[Work instruction]: In full and without change, transcribe the records below.

Data to process START

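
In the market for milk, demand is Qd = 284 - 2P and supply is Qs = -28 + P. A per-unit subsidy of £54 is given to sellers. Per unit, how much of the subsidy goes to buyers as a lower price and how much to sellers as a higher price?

Buyers gain £18 per unit; sellers gain £36 per unit

Pre-subsidy: 284 - 2P = -28 + P gives P* = 104, Q* = 76.
With the subsidy, sellers receive Ps = Pb + 54 for each unit, where Pb is the price buyers pay.
Supply in terms of Pb becomes Qs = -28 + 1(Pb + 54) = 26 + Pb. Setting this equal to demand: 284 - 2Pb = 26 + Pb, so Pb = 86.
Sellers receive Ps = 86 + 54 = 140; Q' = 284 − 2·86 = 112.
Buyers' price falls by P* − Pb = 104 − 86 = 18; sellers' price rises by Ps − P* = 140 − 104 = 36.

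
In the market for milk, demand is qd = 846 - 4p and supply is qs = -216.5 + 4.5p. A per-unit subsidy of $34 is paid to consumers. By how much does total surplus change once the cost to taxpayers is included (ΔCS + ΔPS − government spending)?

Net change in total surplus = -$1224

Pre-subsidy: 846 - 4p = -216.5 + 4.5p gives p* = 125, q* = 346.
With the rebate, buyers effectively pay pb = ps − 34, where ps is the price sellers receive.
Demand in terms of ps becomes qd = 846 − 4(ps − 34) = 982 - 4ps. Setting this equal to supply: 982 - 4ps = -216.5 + 4.5ps, so ps = 141.
Buyers pay pb = 141 − 34 = 107; q' = -216.5 + 4.5·141 = 418.
ΔCS = ½(346 + 418)(125 − 107) = 6876; ΔPS = ½(346 + 418)(141 − 125) = 6112.
Government spending = 34 × 418 = 14212.
Net change = 6876 + 6112 − 14212 = -1224. The loss equals the DWL triangle ½·34·72.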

Data to process END

[Answer space]:
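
In the market for milk, demand is Qd = 284 - 2P and supply is Qs = -28 + P. A per-unit subsidy of £54 is given to sellers. Per unit, how much of the subsidy goes to buyers as a lower price and how much to sellers as a higher price?

Buyers gain £18 per unit; sellers gain £36 per unit

Pre-subsidy: 284 - 2P = -28 + P gives P* = 104, Q* = 76.
With the subsidy, sellers receive Ps = Pb + 54 for each unit, where Pb is the price buyers pay.
Supply in terms of Pb becomes Qs = -28 + 1(Pb + 54) = 26 + Pb. Setting this equal to demand: 284 - 2Pb = 26 + Pb, so Pb = 86.
Sellers receive Ps = 86 + 54 = 140; Q' = 284 − 2·86 = 112.
Buyers' price falls by P* − Pb = 104 − 86 = 18; sellers' price rises by Ps − P* = 140 − 104 = 36.

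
In the market for milk, demand is qd = 846 - 4p and supply is qs = -216.5 + 4.5p. A per-unit subsidy of $34 is paid to consumers. By how much does total surplus change once the cost to taxpayers is included (ΔCS + ΔPS − government spending)?

Net change in total surplus = -$1224

Pre-subsidy: 846 - 4p = -216.5 + 4.5p gives p* = 125, q* = 346.
With the rebate, buyers effectively pay pb = ps − 34, where ps is the price sellers receive.
Demand in terms of ps becomes qd = 846 − 4(ps − 34) = 982 - 4ps. Setting this equal to supply: 982 - 4ps = -216.5 + 4.5ps, so ps = 141.
Buyers pay pb = 141 − 34 = 107; q' = -216.5 + 4.5·141 = 418.
ΔCS = ½(346 + 418)(125 − 107) = 6876; ΔPS = ½(346 + 418)(141 − 125) = 6112.
Government spending = 34 × 418 = 14212.
Net change = 6876 + 6112 − 14212 = -1224. The loss equals the DWL triangle ½·34·72.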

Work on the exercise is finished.